[Opening Input records section]

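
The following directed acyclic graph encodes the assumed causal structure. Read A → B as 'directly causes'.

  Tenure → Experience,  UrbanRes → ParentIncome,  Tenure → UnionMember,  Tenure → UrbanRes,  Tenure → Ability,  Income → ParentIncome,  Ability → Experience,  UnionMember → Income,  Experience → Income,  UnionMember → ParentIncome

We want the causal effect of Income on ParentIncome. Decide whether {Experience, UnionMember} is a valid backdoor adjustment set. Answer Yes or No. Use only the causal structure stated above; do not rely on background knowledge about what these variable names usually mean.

Backdoor paths from Income to ParentIncome (paths whose first edge points into Income):
  P1: Income <- Experience <- Tenure -> UnionMember -> ParentIncome
  P2: Income <- Experience <- Tenure -> UrbanRes -> ParentIncome
  P3: Income <- Experience <- Ability <- Tenure -> UnionMember -> ParentIncome
  P4: Income <- Experience <- Ability <- Tenure -> UrbanRes -> ParentIncome
  P5: Income <- UnionMember <- Tenure -> UrbanRes -> ParentIncome
  P6: Income <- UnionMember -> ParentIncome
Condition 1 (no descendant of Income in the set): holds — descendants of Income are {ParentIncome}; none are in {Experience, UnionMember}.
Condition 2 (every backdoor path blocked by {Experience, UnionMember}):
  P1: blocked at chain node Experience ∈ conditioning set.
  P2: blocked at chain node Experience ∈ conditioning set.
  P3: blocked at chain node Experience ∈ conditioning set.
  P4: blocked at chain node Experience ∈ conditioning set.
  P5: blocked at chain node UnionMember ∈ conditioning set.
  P6: blocked at fork node UnionMember ∈ conditioning set.
{Experience, UnionMember} satisfies the backdoor criterion.

Yes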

[Closing Input records section]

→ **Exercise requirements**:
Begin with the first line of the listing above and write out each line exactly, ending with the line that contains "UnionMember → ParentIncome".

→ **Exercise result**:
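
The following directed acyclic graph encodes the assumed causal structure. Read A → B as 'directly causes'.

  Tenure → Experience,  UrbanRes → ParentIncome,  Tenure → UnionMember,  Tenure → UrbanRes,  Tenure → Ability,  Income → ParentIncome,  Ability → Experience,  UnionMember → Income,  Experience → Income,  UnionMember → ParentIncome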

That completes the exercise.